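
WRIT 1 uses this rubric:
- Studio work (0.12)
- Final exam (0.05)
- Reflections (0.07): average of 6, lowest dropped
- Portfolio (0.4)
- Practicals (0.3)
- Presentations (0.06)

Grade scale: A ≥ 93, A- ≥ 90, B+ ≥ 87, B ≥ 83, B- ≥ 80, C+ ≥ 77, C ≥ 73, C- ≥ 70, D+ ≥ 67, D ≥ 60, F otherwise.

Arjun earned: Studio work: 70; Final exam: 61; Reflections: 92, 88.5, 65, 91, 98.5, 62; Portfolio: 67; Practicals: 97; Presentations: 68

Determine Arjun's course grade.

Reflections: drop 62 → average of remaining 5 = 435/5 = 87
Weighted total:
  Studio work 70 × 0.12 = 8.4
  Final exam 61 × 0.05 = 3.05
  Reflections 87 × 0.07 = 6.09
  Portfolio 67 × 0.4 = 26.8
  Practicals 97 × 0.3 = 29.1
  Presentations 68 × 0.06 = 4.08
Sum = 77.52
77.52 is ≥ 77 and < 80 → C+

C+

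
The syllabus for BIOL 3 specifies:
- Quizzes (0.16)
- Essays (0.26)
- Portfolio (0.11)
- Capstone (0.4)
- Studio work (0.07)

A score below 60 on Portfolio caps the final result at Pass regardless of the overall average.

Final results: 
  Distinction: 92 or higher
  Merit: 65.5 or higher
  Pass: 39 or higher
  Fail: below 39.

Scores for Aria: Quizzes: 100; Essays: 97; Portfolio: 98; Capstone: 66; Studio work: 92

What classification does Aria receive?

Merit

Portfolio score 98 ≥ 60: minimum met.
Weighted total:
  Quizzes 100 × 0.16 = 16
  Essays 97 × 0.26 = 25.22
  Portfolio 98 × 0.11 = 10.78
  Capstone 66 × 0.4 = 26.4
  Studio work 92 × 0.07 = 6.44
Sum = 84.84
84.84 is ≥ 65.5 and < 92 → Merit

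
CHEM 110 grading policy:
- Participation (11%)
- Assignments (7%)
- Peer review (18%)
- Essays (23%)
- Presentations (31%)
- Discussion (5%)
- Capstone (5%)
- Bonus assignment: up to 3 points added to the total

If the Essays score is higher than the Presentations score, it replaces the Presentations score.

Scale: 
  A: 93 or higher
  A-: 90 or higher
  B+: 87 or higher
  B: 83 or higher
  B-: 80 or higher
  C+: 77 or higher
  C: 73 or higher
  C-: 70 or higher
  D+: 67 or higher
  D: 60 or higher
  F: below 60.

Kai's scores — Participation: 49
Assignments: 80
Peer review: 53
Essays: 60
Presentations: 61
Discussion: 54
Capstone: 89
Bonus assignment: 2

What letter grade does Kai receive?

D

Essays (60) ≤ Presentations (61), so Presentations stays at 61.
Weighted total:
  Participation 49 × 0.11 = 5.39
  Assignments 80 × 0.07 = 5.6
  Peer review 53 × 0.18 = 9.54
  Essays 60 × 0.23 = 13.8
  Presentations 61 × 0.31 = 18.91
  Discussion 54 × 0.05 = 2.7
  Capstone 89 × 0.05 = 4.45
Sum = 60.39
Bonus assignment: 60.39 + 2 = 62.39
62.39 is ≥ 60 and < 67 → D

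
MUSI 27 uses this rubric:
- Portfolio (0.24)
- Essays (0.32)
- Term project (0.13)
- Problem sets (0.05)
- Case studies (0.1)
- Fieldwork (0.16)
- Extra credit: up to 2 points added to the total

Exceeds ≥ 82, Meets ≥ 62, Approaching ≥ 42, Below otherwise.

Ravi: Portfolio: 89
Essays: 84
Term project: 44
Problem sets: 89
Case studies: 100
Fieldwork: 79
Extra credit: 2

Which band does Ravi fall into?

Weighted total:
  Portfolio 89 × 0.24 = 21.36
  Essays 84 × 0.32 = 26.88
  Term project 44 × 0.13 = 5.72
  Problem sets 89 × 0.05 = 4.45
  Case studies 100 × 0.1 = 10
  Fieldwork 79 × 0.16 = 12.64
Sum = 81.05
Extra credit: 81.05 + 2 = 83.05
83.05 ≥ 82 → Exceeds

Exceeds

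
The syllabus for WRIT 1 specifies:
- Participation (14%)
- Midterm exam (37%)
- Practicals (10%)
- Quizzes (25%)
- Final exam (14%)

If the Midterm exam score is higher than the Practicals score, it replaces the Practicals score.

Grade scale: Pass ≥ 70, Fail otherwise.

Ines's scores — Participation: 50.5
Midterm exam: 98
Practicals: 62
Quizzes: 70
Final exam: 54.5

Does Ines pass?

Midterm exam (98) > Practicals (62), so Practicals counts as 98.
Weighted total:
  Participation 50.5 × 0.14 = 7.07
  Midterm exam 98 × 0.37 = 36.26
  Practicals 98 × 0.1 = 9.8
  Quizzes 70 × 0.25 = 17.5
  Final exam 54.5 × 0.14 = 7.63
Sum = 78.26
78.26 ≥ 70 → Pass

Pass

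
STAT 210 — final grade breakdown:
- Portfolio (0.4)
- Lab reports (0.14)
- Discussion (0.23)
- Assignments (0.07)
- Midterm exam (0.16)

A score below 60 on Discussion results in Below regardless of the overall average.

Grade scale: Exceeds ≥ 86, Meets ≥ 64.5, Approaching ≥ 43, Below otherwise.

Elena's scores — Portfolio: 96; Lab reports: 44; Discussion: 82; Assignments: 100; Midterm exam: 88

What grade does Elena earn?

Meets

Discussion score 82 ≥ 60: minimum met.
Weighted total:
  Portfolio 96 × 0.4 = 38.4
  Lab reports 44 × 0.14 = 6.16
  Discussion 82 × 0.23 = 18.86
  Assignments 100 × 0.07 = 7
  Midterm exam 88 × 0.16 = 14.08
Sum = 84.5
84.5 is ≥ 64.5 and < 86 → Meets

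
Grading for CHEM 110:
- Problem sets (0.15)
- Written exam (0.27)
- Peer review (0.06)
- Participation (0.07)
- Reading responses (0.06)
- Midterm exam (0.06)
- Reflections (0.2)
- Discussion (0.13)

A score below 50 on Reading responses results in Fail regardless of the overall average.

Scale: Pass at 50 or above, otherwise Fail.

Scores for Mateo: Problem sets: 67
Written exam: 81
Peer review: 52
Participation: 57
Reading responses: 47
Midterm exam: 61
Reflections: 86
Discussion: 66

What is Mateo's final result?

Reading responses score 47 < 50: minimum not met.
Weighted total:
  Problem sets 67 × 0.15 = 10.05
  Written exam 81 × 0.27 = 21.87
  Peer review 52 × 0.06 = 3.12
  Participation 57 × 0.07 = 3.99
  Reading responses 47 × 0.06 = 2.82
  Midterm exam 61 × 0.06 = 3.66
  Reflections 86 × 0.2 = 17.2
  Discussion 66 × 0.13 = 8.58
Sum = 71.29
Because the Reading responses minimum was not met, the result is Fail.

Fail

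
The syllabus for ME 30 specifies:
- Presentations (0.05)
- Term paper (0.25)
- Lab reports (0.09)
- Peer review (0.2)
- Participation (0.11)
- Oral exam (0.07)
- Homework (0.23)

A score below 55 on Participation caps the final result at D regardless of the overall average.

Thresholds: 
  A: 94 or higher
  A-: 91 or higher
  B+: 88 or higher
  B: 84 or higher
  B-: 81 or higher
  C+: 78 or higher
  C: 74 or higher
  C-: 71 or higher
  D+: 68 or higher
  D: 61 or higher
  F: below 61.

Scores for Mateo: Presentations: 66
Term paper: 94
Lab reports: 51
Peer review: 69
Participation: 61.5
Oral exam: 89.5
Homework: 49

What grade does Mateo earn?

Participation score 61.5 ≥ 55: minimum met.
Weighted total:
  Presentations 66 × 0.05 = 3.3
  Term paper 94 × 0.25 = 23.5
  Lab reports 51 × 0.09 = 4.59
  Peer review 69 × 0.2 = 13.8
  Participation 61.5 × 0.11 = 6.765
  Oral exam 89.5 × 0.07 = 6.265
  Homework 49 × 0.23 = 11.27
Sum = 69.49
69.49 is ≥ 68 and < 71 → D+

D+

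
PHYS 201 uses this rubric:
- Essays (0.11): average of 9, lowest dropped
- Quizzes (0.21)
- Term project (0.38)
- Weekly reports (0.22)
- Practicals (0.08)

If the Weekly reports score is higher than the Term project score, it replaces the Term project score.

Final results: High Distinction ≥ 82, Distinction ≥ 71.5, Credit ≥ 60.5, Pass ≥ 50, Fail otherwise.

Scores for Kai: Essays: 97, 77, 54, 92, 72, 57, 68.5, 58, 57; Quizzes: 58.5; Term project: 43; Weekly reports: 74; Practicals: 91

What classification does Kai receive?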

.....

What you need to do: Where a line in the records above contains the word "dropped", copy that line.

Exercise response:
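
- Reflections (0.07): average of 6, lowest dropped
- Essays (0.11): average of 9, lowest dropped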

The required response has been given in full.